▶ _WHAT THE TASK REQUIRES_:
Gather each line of the entries below that includes "sigma".

▶ _RECORDS TO PROCESS_:
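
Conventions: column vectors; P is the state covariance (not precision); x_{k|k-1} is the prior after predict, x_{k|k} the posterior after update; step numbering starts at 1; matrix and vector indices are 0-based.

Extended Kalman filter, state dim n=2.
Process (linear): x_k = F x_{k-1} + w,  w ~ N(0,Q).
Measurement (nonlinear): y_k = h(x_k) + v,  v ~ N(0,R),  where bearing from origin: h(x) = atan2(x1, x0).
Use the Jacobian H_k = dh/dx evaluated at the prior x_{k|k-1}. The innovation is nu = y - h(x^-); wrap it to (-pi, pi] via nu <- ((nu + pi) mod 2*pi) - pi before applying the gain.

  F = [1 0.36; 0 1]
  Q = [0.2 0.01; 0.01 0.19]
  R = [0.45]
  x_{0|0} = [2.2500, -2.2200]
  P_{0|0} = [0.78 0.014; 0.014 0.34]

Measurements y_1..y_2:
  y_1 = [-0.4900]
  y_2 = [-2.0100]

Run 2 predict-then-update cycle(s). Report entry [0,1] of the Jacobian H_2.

step 1: x^-=[1.4508, -2.2200]  P^-=[1.0341 0.1464; 0.1464 0.5300]  H_jac=[0.3156 0.2063]  S=[0.5946]  K=[0.5997; 0.2616]  nu=[0.5020]  x^+=[1.7518, -2.0887]  P^+=[0.8203 0.0531; 0.0531 0.4893]
step 2: x^-=[0.9999, -2.0887]  P^-=[1.1219 0.2393; 0.2393 0.6793]  H_jac=[0.3895 0.1865]  S=[0.6786]  K=[0.7097; 0.3240]  nu=[-0.8857]  x^+=[0.3713, -2.3757]  P^+=[0.7801 0.0832; 0.0832 0.6081]

H_jac[0,1] = 0.1865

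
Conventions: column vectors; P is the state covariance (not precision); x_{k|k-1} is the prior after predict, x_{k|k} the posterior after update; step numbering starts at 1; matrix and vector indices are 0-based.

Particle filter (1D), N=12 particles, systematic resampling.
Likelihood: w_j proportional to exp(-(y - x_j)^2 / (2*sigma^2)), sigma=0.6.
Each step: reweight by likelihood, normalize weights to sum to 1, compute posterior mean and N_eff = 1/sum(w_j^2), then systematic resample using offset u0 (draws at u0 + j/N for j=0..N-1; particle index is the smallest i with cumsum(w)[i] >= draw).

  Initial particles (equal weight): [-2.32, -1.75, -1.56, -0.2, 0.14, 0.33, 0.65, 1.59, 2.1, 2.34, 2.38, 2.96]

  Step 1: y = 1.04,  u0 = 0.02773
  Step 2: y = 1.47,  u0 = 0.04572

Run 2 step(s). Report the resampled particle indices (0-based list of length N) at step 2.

step 1: w=[0.0000, 0.0000, 0.0000, 0.0422, 0.1159, 0.1773, 0.2891, 0.2346, 0.0750, 0.0342, 0.0295, 0.0021]  mean=0.9411  Neff=5.1825  idx=[3, 4, 5, 5, 6, 6, 6, 6, 7, 7, 8, 9]
step 2: w=[0.0042, 0.0175, 0.0336, 0.0336, 0.0803, 0.0803, 0.0803, 0.0803, 0.2003, 0.2003, 0.1178, 0.0714]  mean=1.2839  Neff=7.8376  idx=[2, 4, 5, 6, 7, 8, 8, 9, 9, 9, 10, 11]

resampled_idx = [2, 4, 5, 6, 7, 8, 8, 9, 9, 9, 10, 11]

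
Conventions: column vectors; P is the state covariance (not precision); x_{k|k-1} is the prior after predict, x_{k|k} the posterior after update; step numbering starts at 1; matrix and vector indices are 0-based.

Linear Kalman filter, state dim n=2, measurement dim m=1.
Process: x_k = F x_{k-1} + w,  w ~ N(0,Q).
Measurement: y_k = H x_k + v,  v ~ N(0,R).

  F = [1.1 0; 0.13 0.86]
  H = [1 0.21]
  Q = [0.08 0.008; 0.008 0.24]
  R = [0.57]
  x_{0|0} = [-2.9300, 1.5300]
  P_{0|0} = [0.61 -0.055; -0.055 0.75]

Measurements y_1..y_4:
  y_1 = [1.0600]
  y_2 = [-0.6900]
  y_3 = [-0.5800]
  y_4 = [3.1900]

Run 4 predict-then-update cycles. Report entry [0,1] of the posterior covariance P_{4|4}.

step 1: x^-=[-3.2230, 0.9349]  P^-=[0.8181 0.0432; 0.0432 0.7927]  S=[1.4412]  K=[0.5739; 0.1455]  nu=[4.0867]  x^+=[-0.8775, 1.5294]  P^+=[0.3433 -0.0771; -0.0771 0.7622]
step 2: x^-=[-0.9652, 1.2012]  P^-=[0.4955 -0.0159; -0.0159 0.7923]  S=[1.0937]  K=[0.4499; 0.1376]  nu=[0.0230]  x^+=[-0.9549, 1.2044]  P^+=[0.2740 -0.0836; -0.0836 0.7716]
step 3: x^-=[-1.0504, 0.9117]  P^-=[0.4116 -0.0319; -0.0319 0.7966]  S=[1.0033]  K=[0.4035; 0.1349]  nu=[0.2789]  x^+=[-0.9378, 0.9493]  P^+=[0.2482 -0.0865; -0.0865 0.7783]
step 4: x^-=[-1.0316, 0.6945]  P^-=[0.3803 -0.0384; -0.0384 0.8005]  S=[0.9695]  K=[0.3840; 0.1338]  nu=[4.0758]  x^+=[0.5333, 1.2399]  P^+=[0.2374 -0.0882; -0.0882 0.7831]

P_post[0,1] = -0.0882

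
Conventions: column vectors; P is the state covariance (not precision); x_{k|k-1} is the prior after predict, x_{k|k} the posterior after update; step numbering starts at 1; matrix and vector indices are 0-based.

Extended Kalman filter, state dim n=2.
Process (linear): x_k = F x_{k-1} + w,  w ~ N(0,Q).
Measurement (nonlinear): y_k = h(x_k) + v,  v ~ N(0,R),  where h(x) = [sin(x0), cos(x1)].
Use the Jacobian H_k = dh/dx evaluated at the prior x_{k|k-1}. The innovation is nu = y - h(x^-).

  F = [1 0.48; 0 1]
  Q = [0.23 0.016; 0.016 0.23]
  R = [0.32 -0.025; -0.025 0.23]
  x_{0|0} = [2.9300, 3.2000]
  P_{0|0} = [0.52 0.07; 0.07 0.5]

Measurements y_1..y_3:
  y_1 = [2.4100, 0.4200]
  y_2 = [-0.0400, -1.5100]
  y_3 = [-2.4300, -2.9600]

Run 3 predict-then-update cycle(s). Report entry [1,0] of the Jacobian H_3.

step 1: x^-=[4.4660, 3.2000]  P^-=[0.9324 0.3260; 0.3260 0.7300]  H_jac=[-0.2439 0.0000; 0.0000 0.0584]  S=[0.3755 -0.0296; -0.0296 0.2325]  K=[-0.6053 0.0047; -0.1993 0.1579]  nu=[3.3798, 1.4183]  x^+=[2.4268, 2.7503]  P^+=[0.7947 0.2777; 0.2777 0.7074]
step 2: x^-=[3.7469, 2.7503]  P^-=[1.4542 0.6332; 0.6332 0.9374]  H_jac=[-0.8223 0.0000; 0.0000 -0.3814]  S=[1.3033 0.1736; 0.1736 0.3663]  K=[-0.8856 -0.2396; -0.2877 -0.8396]  nu=[0.5290, -0.5856]  x^+=[3.4187, 3.0897]  P^+=[0.3373 0.0864; 0.0864 0.4875]
step 3: x^-=[4.9018, 3.0897]  P^-=[0.7626 0.3364; 0.3364 0.7175]  H_jac=[0.1883 0.0000; 0.0000 -0.0518]  S=[0.3470 -0.0283; -0.0283 0.2319]  K=[0.4117 -0.0250; 0.1711 -0.1395]  nu=[-1.4479, -1.9613]  x^+=[4.3547, 3.1156]  P^+=[0.7031 0.3094; 0.3094 0.7014]

H_jac[1,0] = 0.0000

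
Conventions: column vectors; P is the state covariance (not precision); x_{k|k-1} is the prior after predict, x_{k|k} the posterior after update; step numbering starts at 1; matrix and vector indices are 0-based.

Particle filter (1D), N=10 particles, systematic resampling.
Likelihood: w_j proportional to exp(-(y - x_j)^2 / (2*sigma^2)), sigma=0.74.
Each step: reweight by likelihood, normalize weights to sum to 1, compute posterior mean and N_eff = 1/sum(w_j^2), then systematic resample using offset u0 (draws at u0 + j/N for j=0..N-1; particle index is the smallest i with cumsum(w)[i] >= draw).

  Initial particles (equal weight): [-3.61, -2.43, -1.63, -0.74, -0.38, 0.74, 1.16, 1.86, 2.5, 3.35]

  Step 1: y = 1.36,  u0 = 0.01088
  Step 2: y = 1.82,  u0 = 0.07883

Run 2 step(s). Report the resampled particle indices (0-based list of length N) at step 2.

step 1: w=[0.0000, 0.0000, 0.0001, 0.0062, 0.0219, 0.2447, 0.3351, 0.2766, 0.1061, 0.0093]  mean=1.3677  Neff=3.8385  idx=[4, 5, 5, 6, 6, 6, 7, 7, 7, 8]
step 2: w=[0.0019, 0.0541, 0.0541, 0.1055, 0.1055, 0.1055, 0.1568, 0.1568, 0.1568, 0.1029]  mean=1.5788  Neff=8.0899  idx=[2, 3, 4, 5, 6, 6, 7, 8, 8, 9]

resampled_idx = [2, 3, 4, 5, 6, 6, 7, 8, 8, 9]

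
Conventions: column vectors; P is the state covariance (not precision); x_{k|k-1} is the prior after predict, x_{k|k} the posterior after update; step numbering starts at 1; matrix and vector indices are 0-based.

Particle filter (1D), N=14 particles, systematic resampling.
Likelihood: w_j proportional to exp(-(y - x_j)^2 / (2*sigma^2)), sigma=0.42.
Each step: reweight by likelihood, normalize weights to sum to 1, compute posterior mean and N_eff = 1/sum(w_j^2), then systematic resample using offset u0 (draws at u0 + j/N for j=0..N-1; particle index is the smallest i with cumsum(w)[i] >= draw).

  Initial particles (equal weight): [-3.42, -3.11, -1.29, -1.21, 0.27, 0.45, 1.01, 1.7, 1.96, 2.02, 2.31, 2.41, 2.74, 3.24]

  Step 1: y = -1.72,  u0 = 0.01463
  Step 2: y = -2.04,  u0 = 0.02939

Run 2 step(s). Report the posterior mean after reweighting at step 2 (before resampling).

step 1: w=[0.0003, 0.0039, 0.5508, 0.4451, 0.0000, 0.0000, 0.0000, 0.0000, 0.0000, 0.0000, 0.0000, 0.0000, 0.0000, 0.0000]  mean=-1.2620  Neff=1.9942  idx=[2, 2, 2, 2, 2, 2, 2, 2, 3, 3, 3, 3, 3, 3]
step 2: w=[0.0820, 0.0820, 0.0820, 0.0820, 0.0820, 0.0820, 0.0820, 0.0820, 0.0573, 0.0573, 0.0573, 0.0573, 0.0573, 0.0573]  mean=-1.2625  Neff=13.6018  idx=[0, 1, 2, 2, 3, 4, 5, 6, 7, 8, 9, 10, 12, 13]

post_mean = -1.2625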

▶ _SOLVED PROBLEM_:
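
Likelihood: w_j proportional to exp(-(y - x_j)^2 / (2*sigma^2)), sigma=0.6.
Likelihood: w_j proportional to exp(-(y - x_j)^2 / (2*sigma^2)), sigma=0.74.
Likelihood: w_j proportional to exp(-(y - x_j)^2 / (2*sigma^2)), sigma=0.42.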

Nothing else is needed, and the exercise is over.